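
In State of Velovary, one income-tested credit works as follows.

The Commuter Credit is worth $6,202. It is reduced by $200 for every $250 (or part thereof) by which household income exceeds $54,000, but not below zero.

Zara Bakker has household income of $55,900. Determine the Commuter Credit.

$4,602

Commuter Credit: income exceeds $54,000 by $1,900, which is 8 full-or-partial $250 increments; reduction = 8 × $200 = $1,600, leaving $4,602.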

* * *

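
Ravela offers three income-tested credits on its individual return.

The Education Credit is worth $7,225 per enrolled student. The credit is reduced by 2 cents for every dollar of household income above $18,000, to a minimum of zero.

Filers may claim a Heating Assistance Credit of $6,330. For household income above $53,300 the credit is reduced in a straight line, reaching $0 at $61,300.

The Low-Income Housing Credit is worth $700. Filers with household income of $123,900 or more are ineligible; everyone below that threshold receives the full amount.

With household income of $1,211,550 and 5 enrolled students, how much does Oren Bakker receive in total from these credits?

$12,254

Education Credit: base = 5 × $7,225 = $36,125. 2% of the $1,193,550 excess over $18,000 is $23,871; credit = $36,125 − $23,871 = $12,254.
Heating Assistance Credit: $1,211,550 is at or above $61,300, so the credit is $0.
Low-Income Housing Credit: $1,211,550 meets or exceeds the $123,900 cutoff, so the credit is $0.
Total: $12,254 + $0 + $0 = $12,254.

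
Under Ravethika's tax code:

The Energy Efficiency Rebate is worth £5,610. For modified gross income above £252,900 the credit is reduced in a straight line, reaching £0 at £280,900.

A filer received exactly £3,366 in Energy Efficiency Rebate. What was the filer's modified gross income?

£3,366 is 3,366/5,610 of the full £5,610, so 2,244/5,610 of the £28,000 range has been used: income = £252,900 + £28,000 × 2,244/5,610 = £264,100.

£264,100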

__AIM OF THE EXERCISE__: Exactly how many lines of the material contain the word "reduced"? Write the number alone.

__SOLUTION TO THE EXERCISE__: 4